Dataset entries
^^^^^^^^^^^^^^^^
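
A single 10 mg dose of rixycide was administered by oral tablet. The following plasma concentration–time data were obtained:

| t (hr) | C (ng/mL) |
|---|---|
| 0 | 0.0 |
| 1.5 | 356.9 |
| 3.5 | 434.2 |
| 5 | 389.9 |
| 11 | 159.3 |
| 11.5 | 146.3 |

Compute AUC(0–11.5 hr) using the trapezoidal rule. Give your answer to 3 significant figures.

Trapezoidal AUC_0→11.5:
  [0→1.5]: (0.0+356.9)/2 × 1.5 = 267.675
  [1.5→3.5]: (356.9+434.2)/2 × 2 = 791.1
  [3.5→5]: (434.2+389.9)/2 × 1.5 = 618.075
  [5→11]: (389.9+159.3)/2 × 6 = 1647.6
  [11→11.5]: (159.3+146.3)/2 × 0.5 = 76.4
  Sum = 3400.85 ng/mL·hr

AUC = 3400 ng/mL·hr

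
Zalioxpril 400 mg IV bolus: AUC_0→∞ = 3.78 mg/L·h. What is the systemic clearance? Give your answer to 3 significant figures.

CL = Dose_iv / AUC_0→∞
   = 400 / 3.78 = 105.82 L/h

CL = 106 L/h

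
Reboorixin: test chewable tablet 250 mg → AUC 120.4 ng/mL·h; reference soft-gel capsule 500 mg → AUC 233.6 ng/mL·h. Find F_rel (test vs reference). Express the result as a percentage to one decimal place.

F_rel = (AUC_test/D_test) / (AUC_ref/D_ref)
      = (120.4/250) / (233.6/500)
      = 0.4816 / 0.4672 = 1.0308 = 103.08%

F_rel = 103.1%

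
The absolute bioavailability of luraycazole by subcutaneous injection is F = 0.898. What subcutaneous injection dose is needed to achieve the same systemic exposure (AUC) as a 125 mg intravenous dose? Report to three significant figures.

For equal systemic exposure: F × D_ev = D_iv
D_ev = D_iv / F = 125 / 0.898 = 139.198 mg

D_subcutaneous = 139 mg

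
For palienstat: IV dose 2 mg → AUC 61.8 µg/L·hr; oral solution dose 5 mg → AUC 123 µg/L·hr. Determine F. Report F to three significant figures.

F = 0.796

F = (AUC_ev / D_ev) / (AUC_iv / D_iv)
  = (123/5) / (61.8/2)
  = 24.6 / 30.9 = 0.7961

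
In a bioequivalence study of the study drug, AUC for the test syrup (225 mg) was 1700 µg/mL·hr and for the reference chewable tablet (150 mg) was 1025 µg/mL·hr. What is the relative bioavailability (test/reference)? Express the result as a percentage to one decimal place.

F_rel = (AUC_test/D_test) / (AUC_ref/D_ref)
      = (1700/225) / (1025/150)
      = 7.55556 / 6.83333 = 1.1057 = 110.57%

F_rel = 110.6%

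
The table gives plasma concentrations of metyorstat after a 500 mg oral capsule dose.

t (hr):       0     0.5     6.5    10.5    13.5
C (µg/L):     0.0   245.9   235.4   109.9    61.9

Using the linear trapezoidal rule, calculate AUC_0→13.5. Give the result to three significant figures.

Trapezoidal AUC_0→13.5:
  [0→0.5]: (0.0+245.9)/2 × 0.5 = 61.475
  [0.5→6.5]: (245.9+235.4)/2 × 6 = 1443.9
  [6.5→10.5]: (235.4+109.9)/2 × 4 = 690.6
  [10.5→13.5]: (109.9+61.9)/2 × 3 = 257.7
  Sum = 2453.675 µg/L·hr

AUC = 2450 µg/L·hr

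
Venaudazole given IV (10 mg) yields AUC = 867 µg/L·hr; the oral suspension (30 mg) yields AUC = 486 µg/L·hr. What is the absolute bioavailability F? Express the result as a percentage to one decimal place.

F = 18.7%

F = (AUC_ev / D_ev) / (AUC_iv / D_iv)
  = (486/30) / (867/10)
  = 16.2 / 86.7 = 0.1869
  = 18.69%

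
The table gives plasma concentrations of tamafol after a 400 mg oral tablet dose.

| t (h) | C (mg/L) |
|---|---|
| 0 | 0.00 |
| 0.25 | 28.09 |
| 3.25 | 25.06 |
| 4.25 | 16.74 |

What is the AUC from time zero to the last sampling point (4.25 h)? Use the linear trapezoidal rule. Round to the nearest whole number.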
^^^^^^^^^^^^^^^^
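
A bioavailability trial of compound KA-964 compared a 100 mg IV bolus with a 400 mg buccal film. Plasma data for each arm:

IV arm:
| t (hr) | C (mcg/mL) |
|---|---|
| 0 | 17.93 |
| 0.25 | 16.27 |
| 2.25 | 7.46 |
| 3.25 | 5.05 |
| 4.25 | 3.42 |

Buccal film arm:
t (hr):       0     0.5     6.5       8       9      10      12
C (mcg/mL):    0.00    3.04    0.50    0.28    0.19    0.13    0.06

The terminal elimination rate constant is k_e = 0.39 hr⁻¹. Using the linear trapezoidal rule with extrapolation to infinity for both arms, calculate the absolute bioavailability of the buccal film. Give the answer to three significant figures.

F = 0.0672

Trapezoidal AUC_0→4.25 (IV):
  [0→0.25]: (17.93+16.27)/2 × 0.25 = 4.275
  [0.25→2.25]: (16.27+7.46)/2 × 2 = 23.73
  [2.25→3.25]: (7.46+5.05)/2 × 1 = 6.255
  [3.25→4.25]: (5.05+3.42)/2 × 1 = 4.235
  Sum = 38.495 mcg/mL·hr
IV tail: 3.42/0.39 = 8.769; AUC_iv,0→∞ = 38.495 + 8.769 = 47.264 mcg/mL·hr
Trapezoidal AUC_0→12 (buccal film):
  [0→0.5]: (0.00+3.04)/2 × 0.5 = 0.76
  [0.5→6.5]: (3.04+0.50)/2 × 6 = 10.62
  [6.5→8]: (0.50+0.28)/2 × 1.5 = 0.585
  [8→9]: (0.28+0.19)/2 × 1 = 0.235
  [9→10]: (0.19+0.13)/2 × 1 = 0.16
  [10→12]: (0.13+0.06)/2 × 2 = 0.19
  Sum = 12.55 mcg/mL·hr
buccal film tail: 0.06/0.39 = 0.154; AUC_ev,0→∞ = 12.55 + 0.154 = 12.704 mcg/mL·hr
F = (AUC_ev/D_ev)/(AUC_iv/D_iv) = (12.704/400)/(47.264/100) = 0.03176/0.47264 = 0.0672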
^^^^^^^^^^^^^^^^
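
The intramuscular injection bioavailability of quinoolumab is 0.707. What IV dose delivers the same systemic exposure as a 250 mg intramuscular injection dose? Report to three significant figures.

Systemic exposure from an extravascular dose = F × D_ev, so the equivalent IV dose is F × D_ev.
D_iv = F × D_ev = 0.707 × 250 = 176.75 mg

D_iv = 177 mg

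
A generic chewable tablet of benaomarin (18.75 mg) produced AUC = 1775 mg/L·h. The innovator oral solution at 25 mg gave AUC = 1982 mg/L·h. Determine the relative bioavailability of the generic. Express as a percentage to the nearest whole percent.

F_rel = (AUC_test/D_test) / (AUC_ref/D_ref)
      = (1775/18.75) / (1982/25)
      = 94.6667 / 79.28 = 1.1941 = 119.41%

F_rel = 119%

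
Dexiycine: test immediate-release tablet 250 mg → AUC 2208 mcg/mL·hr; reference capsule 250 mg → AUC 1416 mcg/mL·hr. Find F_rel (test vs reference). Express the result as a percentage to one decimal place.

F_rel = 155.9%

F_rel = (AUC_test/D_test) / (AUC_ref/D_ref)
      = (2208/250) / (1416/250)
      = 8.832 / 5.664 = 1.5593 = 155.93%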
^^^^^^^^^^^^^^^^
#### EXERCISE REQUIREMENTS:
Copy the lines above exactly. Start with the line containing "A single 10", end with the line containing "11.5 | 146.3 |", and include both.

#### ANSWER SECTION:
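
A single 10 mg dose of rixycide was administered by oral tablet. The following plasma concentration–time data were obtained:

| t (hr) | C (ng/mL) |
|---|---|
| 0 | 0.0 |
| 1.5 | 356.9 |
| 3.5 | 434.2 |
| 5 | 389.9 |
| 11 | 159.3 |
| 11.5 | 146.3 |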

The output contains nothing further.